Saved entries:
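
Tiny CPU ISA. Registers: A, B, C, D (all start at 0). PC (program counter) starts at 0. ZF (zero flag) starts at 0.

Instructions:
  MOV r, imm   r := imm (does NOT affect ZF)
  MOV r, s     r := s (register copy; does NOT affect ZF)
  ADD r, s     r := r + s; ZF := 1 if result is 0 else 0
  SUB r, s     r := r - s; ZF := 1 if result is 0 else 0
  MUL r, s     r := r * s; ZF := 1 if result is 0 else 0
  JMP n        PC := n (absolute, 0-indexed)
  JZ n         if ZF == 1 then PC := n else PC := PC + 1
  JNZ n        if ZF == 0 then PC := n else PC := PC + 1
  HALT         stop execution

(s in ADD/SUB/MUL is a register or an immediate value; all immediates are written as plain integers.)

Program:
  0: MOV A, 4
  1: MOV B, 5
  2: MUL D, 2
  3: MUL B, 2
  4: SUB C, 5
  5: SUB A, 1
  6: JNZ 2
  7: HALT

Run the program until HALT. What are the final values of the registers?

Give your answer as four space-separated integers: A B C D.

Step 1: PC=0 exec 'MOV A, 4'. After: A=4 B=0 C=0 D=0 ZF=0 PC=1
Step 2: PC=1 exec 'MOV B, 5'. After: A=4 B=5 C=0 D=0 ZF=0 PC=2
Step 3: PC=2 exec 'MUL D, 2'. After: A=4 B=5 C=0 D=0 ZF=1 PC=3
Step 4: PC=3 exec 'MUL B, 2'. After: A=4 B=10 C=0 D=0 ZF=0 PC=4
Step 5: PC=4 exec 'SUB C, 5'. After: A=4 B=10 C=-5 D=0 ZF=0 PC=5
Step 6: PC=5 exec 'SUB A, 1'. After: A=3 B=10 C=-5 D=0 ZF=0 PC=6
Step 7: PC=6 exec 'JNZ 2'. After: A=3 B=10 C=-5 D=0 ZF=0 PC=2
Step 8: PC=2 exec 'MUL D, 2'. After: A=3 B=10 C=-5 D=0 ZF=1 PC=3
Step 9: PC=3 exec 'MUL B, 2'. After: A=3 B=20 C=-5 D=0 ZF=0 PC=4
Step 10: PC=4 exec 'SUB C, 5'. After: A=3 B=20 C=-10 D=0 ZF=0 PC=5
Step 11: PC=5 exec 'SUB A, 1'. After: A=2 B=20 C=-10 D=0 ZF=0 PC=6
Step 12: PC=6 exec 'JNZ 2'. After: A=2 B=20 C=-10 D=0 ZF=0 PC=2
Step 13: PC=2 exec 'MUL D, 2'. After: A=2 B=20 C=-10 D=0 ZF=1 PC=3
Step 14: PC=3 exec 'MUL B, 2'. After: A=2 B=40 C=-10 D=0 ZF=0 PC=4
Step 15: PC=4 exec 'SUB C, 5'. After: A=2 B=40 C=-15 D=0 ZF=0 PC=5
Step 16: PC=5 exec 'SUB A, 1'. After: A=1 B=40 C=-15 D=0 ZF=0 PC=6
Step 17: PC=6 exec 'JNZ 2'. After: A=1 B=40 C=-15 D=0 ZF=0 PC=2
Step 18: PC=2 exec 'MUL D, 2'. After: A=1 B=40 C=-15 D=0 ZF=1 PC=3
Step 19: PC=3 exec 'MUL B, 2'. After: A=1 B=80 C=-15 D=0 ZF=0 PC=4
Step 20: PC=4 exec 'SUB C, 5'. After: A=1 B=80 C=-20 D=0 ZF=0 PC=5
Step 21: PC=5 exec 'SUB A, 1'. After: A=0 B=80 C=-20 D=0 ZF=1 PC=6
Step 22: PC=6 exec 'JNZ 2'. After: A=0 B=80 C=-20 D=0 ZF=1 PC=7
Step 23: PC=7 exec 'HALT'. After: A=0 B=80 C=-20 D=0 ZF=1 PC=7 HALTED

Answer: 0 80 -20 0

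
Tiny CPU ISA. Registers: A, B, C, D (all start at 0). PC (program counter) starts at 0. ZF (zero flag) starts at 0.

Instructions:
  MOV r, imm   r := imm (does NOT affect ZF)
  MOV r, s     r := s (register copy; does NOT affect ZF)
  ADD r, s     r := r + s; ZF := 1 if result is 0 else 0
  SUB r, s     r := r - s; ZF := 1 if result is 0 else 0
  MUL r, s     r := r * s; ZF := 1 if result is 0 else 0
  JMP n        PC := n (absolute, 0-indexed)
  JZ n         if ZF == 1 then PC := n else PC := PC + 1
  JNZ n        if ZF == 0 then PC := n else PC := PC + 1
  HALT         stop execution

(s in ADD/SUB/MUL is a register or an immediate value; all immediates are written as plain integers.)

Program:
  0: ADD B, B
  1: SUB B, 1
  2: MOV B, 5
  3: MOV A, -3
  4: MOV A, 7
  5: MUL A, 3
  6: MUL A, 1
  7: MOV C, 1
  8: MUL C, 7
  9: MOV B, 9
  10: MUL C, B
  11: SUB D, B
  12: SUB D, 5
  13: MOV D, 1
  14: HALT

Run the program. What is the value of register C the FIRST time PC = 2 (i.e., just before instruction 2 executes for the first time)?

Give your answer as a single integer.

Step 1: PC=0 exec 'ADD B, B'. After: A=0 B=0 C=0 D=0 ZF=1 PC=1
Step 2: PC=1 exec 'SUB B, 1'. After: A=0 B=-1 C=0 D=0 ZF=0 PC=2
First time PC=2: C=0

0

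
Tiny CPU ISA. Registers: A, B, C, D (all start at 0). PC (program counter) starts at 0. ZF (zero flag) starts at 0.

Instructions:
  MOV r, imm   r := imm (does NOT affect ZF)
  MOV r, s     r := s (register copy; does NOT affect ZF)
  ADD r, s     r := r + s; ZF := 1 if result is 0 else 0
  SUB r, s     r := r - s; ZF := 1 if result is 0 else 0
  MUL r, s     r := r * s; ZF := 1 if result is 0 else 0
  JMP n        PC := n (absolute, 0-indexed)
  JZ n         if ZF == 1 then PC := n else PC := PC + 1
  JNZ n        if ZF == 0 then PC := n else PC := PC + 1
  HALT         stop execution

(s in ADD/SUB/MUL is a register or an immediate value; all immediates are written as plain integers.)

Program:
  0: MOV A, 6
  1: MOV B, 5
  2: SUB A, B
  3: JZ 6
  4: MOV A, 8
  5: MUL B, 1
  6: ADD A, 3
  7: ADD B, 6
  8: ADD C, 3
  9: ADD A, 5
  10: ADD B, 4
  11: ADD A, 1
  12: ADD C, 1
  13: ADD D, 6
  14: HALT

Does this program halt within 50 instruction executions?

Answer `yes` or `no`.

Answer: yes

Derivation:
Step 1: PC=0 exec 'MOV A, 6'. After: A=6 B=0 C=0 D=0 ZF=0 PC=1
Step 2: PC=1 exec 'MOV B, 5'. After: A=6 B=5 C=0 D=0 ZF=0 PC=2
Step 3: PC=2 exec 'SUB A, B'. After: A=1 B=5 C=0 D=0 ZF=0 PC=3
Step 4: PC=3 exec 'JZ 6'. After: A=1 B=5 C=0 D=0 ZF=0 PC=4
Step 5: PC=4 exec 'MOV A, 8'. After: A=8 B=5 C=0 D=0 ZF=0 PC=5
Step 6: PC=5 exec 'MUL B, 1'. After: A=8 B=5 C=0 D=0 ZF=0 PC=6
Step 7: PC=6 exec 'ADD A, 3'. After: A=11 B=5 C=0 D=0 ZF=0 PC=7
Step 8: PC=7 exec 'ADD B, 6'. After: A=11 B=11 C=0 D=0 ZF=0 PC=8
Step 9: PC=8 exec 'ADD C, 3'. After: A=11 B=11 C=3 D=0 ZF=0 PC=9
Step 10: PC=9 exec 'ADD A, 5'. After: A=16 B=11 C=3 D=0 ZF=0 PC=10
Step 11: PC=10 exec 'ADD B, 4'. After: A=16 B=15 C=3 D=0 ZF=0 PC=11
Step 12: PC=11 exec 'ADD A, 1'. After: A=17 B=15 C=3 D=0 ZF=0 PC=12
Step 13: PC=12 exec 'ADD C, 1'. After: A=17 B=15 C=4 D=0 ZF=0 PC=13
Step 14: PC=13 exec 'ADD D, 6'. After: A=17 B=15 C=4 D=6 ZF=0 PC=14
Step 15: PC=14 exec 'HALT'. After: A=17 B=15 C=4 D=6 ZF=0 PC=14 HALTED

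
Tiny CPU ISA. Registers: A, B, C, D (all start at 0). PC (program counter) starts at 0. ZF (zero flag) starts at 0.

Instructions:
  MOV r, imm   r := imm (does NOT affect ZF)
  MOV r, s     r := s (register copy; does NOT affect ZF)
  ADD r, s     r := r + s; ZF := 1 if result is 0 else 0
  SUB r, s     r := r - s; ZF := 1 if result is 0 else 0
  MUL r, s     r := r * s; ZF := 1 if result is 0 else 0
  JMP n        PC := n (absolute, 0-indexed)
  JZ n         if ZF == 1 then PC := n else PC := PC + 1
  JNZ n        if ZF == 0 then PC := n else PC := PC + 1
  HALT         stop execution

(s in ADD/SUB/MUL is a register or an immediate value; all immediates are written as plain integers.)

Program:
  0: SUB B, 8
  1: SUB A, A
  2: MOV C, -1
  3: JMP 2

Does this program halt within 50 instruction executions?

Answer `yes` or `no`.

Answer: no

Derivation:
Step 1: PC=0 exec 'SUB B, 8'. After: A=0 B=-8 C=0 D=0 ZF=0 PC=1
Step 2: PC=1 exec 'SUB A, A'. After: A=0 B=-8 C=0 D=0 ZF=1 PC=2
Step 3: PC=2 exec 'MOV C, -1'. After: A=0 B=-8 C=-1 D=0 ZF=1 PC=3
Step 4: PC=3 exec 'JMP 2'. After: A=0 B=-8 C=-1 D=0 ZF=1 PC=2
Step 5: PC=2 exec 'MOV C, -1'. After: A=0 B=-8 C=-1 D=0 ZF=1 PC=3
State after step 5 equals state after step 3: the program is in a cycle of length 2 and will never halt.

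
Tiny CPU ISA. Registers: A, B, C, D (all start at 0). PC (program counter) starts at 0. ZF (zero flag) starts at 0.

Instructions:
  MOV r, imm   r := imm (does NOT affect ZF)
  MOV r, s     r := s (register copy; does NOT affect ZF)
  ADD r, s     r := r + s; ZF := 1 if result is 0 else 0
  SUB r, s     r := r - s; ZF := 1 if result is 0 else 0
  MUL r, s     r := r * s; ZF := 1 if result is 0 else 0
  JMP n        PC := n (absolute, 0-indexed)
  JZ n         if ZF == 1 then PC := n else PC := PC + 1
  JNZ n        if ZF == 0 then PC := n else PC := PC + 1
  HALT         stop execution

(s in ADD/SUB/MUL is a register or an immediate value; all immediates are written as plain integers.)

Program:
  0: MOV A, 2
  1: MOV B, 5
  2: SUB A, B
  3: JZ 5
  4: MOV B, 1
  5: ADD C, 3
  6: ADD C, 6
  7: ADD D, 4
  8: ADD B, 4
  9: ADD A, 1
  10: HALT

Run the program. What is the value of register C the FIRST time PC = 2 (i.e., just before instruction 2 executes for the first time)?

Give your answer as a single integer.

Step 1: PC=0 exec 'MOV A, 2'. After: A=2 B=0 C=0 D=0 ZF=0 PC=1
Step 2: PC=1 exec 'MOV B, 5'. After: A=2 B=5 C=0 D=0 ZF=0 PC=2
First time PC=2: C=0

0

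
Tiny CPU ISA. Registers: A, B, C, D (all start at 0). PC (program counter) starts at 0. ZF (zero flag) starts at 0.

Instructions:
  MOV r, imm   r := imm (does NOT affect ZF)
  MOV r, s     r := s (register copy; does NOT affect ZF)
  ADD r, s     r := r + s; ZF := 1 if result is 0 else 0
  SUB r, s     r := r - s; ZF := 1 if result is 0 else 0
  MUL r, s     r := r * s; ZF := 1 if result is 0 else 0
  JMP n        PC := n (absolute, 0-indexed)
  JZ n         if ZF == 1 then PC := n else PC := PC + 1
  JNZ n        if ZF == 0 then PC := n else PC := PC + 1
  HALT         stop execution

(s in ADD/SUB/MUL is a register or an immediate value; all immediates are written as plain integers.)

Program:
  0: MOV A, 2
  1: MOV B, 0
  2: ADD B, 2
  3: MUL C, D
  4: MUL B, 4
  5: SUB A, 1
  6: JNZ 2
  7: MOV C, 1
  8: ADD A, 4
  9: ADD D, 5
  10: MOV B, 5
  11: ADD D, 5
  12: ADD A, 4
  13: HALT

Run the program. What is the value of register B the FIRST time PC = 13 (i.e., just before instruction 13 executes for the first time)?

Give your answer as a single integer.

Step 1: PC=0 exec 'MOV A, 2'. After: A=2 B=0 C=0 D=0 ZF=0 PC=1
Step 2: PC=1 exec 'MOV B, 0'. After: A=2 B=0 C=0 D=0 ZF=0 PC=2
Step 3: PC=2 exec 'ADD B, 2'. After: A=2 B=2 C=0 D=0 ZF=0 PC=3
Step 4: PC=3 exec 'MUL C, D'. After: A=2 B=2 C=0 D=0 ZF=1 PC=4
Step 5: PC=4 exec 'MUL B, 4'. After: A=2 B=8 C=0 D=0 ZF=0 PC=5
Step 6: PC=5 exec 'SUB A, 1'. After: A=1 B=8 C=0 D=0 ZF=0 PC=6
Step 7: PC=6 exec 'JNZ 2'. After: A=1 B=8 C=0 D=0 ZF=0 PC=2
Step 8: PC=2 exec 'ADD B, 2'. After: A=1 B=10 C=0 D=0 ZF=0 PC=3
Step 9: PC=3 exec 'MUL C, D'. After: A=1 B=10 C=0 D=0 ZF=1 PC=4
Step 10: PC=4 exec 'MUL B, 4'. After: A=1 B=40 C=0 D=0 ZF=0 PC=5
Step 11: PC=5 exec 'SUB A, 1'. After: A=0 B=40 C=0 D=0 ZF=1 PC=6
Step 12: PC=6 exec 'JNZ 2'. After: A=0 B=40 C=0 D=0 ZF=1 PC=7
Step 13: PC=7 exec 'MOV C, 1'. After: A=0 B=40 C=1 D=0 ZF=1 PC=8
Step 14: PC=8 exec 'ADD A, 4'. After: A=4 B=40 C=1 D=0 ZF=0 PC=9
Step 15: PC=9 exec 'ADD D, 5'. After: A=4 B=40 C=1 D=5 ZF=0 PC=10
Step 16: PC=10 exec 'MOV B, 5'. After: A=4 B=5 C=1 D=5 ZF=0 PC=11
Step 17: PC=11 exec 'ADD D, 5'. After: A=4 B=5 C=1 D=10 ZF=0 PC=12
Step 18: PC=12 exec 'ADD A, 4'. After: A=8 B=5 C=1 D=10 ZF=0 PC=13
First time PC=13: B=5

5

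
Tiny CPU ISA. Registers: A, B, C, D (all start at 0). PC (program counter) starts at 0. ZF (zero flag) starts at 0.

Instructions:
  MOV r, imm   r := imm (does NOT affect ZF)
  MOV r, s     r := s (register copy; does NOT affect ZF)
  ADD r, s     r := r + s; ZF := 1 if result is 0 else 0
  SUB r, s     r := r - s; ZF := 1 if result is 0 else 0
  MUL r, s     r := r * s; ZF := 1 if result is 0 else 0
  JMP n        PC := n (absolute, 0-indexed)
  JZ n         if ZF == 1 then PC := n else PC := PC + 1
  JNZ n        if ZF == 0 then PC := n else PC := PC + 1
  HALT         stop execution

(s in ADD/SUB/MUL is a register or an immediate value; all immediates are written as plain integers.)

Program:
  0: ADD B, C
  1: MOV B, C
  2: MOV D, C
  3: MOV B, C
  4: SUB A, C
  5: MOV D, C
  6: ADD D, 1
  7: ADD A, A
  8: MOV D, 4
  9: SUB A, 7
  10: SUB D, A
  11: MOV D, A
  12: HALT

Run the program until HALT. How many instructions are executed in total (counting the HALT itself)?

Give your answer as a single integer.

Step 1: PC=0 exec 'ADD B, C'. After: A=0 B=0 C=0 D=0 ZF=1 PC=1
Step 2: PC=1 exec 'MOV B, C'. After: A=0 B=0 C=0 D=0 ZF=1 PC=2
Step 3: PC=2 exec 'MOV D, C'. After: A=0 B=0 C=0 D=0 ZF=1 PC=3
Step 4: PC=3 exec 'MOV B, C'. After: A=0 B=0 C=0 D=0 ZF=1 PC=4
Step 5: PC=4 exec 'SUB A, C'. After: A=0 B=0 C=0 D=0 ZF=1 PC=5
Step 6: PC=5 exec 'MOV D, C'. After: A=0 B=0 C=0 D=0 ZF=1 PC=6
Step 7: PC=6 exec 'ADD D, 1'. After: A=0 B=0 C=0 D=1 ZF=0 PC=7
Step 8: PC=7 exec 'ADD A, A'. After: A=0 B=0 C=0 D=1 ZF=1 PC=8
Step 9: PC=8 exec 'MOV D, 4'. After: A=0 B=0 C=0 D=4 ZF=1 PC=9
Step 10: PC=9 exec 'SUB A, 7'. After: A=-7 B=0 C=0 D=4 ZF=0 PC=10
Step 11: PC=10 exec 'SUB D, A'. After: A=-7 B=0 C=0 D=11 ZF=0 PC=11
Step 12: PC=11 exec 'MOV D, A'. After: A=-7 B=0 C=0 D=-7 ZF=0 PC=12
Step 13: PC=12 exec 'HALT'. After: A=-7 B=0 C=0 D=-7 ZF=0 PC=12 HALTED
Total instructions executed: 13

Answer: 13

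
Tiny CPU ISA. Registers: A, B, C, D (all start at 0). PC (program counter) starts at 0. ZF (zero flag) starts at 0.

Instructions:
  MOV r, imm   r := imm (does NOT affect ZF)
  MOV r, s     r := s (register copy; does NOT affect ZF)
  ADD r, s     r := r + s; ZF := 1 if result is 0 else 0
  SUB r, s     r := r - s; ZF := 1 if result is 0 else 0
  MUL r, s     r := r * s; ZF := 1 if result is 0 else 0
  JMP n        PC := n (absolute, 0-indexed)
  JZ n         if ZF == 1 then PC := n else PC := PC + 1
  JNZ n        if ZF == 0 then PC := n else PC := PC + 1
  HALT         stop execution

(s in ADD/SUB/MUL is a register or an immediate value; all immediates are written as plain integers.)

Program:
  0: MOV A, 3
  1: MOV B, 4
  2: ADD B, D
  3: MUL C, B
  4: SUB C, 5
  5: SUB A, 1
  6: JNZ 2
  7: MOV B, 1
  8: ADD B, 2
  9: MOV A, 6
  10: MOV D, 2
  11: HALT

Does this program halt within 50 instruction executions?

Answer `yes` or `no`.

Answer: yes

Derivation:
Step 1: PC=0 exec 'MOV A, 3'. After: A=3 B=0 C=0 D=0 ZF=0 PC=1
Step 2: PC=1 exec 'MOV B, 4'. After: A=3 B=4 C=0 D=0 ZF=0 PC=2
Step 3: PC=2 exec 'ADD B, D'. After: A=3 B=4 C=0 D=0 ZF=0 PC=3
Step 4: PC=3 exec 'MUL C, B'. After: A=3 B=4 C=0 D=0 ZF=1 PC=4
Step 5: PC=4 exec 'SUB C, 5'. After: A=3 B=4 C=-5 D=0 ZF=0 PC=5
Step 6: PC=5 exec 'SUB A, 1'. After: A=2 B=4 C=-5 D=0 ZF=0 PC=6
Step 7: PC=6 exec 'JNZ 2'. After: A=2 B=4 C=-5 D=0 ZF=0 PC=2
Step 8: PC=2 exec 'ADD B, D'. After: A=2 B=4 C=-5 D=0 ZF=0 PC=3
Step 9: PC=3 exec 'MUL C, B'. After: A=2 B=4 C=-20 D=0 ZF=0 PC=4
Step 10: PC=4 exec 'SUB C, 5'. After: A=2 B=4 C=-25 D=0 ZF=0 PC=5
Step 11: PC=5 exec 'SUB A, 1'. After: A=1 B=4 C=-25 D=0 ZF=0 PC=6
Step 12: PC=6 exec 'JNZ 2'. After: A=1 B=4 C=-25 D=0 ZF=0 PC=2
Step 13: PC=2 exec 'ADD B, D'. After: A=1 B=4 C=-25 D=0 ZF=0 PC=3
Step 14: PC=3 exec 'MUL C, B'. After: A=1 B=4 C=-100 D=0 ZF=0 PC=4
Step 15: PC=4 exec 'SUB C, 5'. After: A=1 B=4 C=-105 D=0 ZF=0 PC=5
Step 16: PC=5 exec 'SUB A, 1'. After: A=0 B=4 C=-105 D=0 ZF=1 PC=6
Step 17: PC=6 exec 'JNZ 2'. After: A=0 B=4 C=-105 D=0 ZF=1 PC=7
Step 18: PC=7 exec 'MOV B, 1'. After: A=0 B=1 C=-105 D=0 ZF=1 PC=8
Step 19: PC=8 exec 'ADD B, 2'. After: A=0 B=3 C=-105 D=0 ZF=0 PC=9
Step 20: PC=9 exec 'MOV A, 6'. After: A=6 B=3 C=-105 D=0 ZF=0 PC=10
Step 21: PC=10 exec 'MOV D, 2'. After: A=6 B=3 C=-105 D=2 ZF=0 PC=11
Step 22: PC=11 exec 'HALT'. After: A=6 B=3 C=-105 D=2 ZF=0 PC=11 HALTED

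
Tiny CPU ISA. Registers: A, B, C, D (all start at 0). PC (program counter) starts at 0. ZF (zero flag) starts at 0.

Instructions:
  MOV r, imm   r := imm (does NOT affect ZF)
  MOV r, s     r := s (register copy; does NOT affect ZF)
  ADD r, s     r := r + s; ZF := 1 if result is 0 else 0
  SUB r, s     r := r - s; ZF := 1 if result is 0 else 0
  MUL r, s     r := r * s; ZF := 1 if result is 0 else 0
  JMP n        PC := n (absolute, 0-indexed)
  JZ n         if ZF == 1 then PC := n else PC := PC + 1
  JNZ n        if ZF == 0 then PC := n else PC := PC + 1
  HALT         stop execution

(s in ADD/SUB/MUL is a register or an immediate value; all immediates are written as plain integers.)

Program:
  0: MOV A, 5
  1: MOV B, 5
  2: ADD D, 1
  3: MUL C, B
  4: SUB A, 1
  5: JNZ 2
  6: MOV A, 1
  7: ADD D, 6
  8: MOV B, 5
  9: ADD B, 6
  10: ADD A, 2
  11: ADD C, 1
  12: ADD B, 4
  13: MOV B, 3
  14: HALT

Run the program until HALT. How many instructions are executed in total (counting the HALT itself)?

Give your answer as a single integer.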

Your assignment: Retype exactly the lines above, from the one with "9: ADD D, 5" through the one with "Run the program. What is the value of register B", inclusive.

Exercise result:
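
  9: ADD D, 5
  10: MOV B, 5
  11: ADD D, 5
  12: ADD A, 4
  13: HALT

Run the program. What is the value of register B the FIRST time PC = 13 (i.e., just before instruction 13 executes for the first time)?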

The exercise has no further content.